**Assignment**
The data below needs to be returned exactly, line for line.

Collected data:
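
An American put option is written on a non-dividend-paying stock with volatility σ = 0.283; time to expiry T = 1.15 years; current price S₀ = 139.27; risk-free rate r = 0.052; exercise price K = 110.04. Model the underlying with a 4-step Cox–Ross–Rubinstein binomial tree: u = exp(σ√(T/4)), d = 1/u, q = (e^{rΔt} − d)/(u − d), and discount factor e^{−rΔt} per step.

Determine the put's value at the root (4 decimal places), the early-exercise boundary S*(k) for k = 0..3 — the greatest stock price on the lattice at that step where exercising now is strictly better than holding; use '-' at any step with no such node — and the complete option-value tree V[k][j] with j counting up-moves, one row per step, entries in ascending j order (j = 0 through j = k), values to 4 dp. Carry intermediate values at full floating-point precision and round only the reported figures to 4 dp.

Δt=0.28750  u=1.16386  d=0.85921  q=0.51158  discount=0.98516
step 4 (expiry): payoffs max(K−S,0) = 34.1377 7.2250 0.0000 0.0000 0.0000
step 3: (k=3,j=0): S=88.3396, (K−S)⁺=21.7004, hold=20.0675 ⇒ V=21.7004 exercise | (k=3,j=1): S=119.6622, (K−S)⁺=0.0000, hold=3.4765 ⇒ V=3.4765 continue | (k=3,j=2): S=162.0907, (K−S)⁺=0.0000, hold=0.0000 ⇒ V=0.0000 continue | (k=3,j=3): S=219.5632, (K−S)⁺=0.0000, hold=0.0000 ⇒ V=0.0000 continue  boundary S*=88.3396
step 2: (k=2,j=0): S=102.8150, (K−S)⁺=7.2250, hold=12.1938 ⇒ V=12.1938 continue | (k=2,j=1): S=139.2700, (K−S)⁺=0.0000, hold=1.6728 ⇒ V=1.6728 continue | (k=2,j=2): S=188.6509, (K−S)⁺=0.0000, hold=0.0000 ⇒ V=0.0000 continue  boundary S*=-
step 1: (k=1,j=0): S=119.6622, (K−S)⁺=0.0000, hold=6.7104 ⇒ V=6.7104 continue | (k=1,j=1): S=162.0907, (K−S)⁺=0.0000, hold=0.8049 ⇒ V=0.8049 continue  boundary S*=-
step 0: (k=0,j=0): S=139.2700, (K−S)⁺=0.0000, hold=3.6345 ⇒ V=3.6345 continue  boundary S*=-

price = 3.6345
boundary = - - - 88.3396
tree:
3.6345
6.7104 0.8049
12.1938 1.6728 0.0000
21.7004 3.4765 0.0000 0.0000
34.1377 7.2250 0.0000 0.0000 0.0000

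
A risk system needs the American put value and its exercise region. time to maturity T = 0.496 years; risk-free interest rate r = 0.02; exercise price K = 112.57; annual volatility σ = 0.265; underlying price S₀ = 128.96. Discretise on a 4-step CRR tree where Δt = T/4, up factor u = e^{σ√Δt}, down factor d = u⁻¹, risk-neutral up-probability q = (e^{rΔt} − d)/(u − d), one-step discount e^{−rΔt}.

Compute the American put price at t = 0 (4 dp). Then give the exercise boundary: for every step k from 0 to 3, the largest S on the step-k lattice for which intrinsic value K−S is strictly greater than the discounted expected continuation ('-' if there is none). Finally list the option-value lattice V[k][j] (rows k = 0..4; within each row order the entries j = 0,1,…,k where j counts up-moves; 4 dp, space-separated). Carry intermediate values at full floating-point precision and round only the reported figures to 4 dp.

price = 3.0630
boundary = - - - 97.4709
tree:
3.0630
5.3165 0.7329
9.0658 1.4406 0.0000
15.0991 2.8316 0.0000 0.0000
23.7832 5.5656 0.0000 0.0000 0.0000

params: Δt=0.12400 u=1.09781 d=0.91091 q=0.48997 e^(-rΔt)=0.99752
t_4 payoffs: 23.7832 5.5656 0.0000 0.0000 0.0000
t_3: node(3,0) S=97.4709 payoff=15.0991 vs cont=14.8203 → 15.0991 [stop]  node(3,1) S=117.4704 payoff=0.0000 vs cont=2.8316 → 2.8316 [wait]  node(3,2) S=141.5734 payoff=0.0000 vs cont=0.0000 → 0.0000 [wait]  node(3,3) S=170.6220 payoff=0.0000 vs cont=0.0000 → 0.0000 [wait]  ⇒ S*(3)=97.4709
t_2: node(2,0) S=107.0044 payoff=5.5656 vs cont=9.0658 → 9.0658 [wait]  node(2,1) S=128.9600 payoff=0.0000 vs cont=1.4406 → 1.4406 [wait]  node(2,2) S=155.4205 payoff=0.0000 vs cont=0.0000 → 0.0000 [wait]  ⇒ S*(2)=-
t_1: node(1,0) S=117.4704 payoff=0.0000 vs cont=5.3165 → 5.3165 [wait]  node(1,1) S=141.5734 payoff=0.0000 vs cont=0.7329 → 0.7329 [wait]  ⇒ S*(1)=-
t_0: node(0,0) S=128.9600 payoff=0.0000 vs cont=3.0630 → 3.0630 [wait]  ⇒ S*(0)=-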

**Your solution**
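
An American put option is written on a non-dividend-paying stock with volatility σ = 0.283; time to expiry T = 1.15 years; current price S₀ = 139.27; risk-free rate r = 0.052; exercise price K = 110.04. Model the underlying with a 4-step Cox–Ross–Rubinstein binomial tree: u = exp(σ√(T/4)), d = 1/u, q = (e^{rΔt} − d)/(u − d), and discount factor e^{−rΔt} per step.

Determine the put's value at the root (4 decimal places), the early-exercise boundary S*(k) for k = 0..3 — the greatest stock price on the lattice at that step where exercising now is strictly better than holding; use '-' at any step with no such node — and the complete option-value tree V[k][j] with j counting up-moves, one row per step, entries in ascending j order (j = 0 through j = k), values to 4 dp. Carry intermediate values at full floating-point precision and round only the reported figures to 4 dp.

Δt=0.28750  u=1.16386  d=0.85921  q=0.51158  discount=0.98516
step 4 (expiry): payoffs max(K−S,0) = 34.1377 7.2250 0.0000 0.0000 0.0000
step 3: (k=3,j=0): S=88.3396, (K−S)⁺=21.7004, hold=20.0675 ⇒ V=21.7004 exercise | (k=3,j=1): S=119.6622, (K−S)⁺=0.0000, hold=3.4765 ⇒ V=3.4765 continue | (k=3,j=2): S=162.0907, (K−S)⁺=0.0000, hold=0.0000 ⇒ V=0.0000 continue | (k=3,j=3): S=219.5632, (K−S)⁺=0.0000, hold=0.0000 ⇒ V=0.0000 continue  boundary S*=88.3396
step 2: (k=2,j=0): S=102.8150, (K−S)⁺=7.2250, hold=12.1938 ⇒ V=12.1938 continue | (k=2,j=1): S=139.2700, (K−S)⁺=0.0000, hold=1.6728 ⇒ V=1.6728 continue | (k=2,j=2): S=188.6509, (K−S)⁺=0.0000, hold=0.0000 ⇒ V=0.0000 continue  boundary S*=-
step 1: (k=1,j=0): S=119.6622, (K−S)⁺=0.0000, hold=6.7104 ⇒ V=6.7104 continue | (k=1,j=1): S=162.0907, (K−S)⁺=0.0000, hold=0.8049 ⇒ V=0.8049 continue  boundary S*=-
step 0: (k=0,j=0): S=139.2700, (K−S)⁺=0.0000, hold=3.6345 ⇒ V=3.6345 continue  boundary S*=-

price = 3.6345
boundary = - - - 88.3396
tree:
3.6345
6.7104 0.8049
12.1938 1.6728 0.0000
21.7004 3.4765 0.0000 0.0000
34.1377 7.2250 0.0000 0.0000 0.0000

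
A risk system needs the American put value and its exercise region. time to maturity T = 0.496 years; risk-free interest rate r = 0.02; exercise price K = 112.57; annual volatility σ = 0.265; underlying price S₀ = 128.96. Discretise on a 4-step CRR tree where Δt = T/4, up factor u = e^{σ√Δt}, down factor d = u⁻¹, risk-neutral up-probability q = (e^{rΔt} − d)/(u − d), one-step discount e^{−rΔt}.

Compute the American put price at t = 0 (4 dp). Then give the exercise boundary: for every step k from 0 to 3, the largest S on the step-k lattice for which intrinsic value K−S is strictly greater than the discounted expected continuation ('-' if there is none). Finally list the option-value lattice V[k][j] (rows k = 0..4; within each row order the entries j = 0,1,…,k where j counts up-moves; 4 dp, space-separated). Carry intermediate values at full floating-point precision and round only the reported figures to 4 dp.

price = 3.0630
boundary = - - - 97.4709
tree:
3.0630
5.3165 0.7329
9.0658 1.4406 0.0000
15.0991 2.8316 0.0000 0.0000
23.7832 5.5656 0.0000 0.0000 0.0000

params: Δt=0.12400 u=1.09781 d=0.91091 q=0.48997 e^(-rΔt)=0.99752
t_4 payoffs: 23.7832 5.5656 0.0000 0.0000 0.0000
t_3: node(3,0) S=97.4709 payoff=15.0991 vs cont=14.8203 → 15.0991 [stop]  node(3,1) S=117.4704 payoff=0.0000 vs cont=2.8316 → 2.8316 [wait]  node(3,2) S=141.5734 payoff=0.0000 vs cont=0.0000 → 0.0000 [wait]  node(3,3) S=170.6220 payoff=0.0000 vs cont=0.0000 → 0.0000 [wait]  ⇒ S*(3)=97.4709
t_2: node(2,0) S=107.0044 payoff=5.5656 vs cont=9.0658 → 9.0658 [wait]  node(2,1) S=128.9600 payoff=0.0000 vs cont=1.4406 → 1.4406 [wait]  node(2,2) S=155.4205 payoff=0.0000 vs cont=0.0000 → 0.0000 [wait]  ⇒ S*(2)=-
t_1: node(1,0) S=117.4704 payoff=0.0000 vs cont=5.3165 → 5.3165 [wait]  node(1,1) S=141.5734 payoff=0.0000 vs cont=0.7329 → 0.7329 [wait]  ⇒ S*(1)=-
t_0: node(0,0) S=128.9600 payoff=0.0000 vs cont=3.0630 → 3.0630 [wait]  ⇒ S*(0)=-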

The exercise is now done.